### Requirement
Report the number of lines in the entries below that include the word "functions", and nothing else.

### Exercise materials
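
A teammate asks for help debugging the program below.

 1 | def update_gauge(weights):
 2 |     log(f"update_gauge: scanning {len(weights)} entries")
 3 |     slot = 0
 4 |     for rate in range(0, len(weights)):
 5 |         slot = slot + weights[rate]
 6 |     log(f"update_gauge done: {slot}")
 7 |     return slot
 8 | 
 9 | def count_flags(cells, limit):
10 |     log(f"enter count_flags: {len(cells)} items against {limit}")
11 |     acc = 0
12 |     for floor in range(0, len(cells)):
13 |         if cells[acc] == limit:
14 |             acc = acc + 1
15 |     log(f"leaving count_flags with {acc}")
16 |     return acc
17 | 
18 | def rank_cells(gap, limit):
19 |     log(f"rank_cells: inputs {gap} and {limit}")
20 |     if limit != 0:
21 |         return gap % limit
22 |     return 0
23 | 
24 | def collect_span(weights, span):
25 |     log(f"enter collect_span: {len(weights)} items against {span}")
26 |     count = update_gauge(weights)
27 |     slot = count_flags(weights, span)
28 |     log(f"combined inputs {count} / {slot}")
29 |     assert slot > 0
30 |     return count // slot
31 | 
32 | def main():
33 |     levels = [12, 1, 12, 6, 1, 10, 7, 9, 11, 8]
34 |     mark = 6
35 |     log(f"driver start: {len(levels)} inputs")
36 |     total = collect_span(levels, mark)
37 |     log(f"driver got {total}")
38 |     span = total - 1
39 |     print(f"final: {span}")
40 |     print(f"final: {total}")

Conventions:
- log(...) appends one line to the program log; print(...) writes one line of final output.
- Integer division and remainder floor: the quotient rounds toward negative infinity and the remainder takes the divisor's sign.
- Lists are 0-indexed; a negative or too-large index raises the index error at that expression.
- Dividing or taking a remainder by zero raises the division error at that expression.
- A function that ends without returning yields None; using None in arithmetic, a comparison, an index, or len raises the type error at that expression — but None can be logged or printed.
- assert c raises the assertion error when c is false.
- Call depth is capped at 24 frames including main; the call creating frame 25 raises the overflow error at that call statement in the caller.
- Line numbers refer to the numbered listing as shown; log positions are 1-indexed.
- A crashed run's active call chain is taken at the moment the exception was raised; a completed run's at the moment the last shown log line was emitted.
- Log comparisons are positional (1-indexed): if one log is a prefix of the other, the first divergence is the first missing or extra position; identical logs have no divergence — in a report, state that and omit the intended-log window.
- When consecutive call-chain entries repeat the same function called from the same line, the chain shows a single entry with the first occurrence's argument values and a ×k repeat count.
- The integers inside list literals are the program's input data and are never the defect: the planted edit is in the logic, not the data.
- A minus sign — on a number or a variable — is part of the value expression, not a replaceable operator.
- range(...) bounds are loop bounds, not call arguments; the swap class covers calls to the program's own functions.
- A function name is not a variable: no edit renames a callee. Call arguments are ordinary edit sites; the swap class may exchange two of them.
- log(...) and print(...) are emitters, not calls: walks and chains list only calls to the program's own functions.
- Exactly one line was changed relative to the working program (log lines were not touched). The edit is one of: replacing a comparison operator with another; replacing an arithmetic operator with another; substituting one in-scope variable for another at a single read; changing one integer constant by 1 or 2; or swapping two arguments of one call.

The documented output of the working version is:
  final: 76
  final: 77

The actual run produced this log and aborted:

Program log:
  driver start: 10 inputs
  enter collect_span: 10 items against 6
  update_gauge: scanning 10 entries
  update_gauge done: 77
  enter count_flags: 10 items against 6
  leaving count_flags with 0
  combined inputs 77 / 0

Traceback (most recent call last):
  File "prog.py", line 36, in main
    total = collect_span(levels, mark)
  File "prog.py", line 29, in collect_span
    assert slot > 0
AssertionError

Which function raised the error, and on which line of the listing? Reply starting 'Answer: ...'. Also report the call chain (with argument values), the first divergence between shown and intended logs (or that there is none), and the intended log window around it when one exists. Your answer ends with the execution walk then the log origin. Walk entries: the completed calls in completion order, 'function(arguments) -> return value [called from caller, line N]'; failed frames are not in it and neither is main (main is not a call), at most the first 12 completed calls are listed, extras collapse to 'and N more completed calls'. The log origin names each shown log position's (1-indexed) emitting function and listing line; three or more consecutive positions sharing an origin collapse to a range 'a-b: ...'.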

### Written response
2